_Problem to solve_: For this listing, the lines between the one holding "Call n 4-happy" and the one holding "Define f(n) as", inclusive, must be set down exactly.

==================================================

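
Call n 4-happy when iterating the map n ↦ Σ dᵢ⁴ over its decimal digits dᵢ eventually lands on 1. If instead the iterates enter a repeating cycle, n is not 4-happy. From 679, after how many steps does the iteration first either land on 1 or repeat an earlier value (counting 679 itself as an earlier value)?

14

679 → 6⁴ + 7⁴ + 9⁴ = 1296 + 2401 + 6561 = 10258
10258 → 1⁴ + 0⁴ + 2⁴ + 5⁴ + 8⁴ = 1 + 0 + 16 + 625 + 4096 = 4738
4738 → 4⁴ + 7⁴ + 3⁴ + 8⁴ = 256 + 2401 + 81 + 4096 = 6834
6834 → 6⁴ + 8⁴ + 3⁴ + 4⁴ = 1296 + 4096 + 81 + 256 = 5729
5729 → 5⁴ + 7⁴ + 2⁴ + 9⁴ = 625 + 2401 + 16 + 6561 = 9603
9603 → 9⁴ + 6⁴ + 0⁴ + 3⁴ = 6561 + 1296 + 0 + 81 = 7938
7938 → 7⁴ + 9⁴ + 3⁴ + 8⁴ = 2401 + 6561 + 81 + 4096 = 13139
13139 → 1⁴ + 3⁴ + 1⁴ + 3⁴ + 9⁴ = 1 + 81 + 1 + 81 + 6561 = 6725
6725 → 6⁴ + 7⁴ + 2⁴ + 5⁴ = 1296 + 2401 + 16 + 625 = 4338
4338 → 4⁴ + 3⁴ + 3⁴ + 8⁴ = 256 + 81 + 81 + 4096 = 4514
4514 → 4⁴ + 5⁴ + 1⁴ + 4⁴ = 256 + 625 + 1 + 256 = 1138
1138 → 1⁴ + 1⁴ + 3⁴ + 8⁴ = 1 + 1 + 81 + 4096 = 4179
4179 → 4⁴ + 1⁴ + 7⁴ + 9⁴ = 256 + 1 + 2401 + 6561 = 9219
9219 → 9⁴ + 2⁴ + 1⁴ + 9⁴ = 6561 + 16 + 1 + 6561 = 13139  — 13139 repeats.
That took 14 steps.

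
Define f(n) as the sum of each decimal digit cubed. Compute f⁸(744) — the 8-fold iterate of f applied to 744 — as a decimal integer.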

==================================================

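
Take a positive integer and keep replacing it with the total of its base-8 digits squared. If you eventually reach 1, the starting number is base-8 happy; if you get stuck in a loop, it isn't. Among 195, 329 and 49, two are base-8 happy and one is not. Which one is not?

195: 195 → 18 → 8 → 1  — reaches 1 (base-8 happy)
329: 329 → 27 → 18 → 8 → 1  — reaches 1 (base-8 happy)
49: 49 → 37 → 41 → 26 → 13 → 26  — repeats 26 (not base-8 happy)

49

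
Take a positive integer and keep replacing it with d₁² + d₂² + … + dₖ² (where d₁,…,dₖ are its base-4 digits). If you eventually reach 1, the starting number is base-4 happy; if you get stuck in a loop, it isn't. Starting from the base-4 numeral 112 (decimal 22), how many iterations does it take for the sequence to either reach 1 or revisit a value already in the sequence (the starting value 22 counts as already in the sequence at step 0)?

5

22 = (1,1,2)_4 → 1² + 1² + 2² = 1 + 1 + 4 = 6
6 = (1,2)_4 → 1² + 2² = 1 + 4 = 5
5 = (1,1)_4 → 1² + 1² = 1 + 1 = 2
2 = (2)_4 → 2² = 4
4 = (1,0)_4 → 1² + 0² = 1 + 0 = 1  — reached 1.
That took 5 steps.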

==================================================

_Written answer_:
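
Call n 4-happy when iterating the map n ↦ Σ dᵢ⁴ over its decimal digits dᵢ eventually lands on 1. If instead the iterates enter a repeating cycle, n is not 4-happy. From 679, after how many steps does the iteration first either land on 1 or repeat an earlier value (counting 679 itself as an earlier value)?

14

679 → 6⁴ + 7⁴ + 9⁴ = 1296 + 2401 + 6561 = 10258
10258 → 1⁴ + 0⁴ + 2⁴ + 5⁴ + 8⁴ = 1 + 0 + 16 + 625 + 4096 = 4738
4738 → 4⁴ + 7⁴ + 3⁴ + 8⁴ = 256 + 2401 + 81 + 4096 = 6834
6834 → 6⁴ + 8⁴ + 3⁴ + 4⁴ = 1296 + 4096 + 81 + 256 = 5729
5729 → 5⁴ + 7⁴ + 2⁴ + 9⁴ = 625 + 2401 + 16 + 6561 = 9603
9603 → 9⁴ + 6⁴ + 0⁴ + 3⁴ = 6561 + 1296 + 0 + 81 = 7938
7938 → 7⁴ + 9⁴ + 3⁴ + 8⁴ = 2401 + 6561 + 81 + 4096 = 13139
13139 → 1⁴ + 3⁴ + 1⁴ + 3⁴ + 9⁴ = 1 + 81 + 1 + 81 + 6561 = 6725
6725 → 6⁴ + 7⁴ + 2⁴ + 5⁴ = 1296 + 2401 + 16 + 625 = 4338
4338 → 4⁴ + 3⁴ + 3⁴ + 8⁴ = 256 + 81 + 81 + 4096 = 4514
4514 → 4⁴ + 5⁴ + 1⁴ + 4⁴ = 256 + 625 + 1 + 256 = 1138
1138 → 1⁴ + 1⁴ + 3⁴ + 8⁴ = 1 + 1 + 81 + 4096 = 4179
4179 → 4⁴ + 1⁴ + 7⁴ + 9⁴ = 256 + 1 + 2401 + 6561 = 9219
9219 → 9⁴ + 2⁴ + 1⁴ + 9⁴ = 6561 + 16 + 1 + 6561 = 13139  — 13139 repeats.
That took 14 steps.

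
Define f(n) as the sum of each decimal digit cubed. Compute f⁸(744) — the 8-fold iterate of f applied to 744 — as a decimal integer.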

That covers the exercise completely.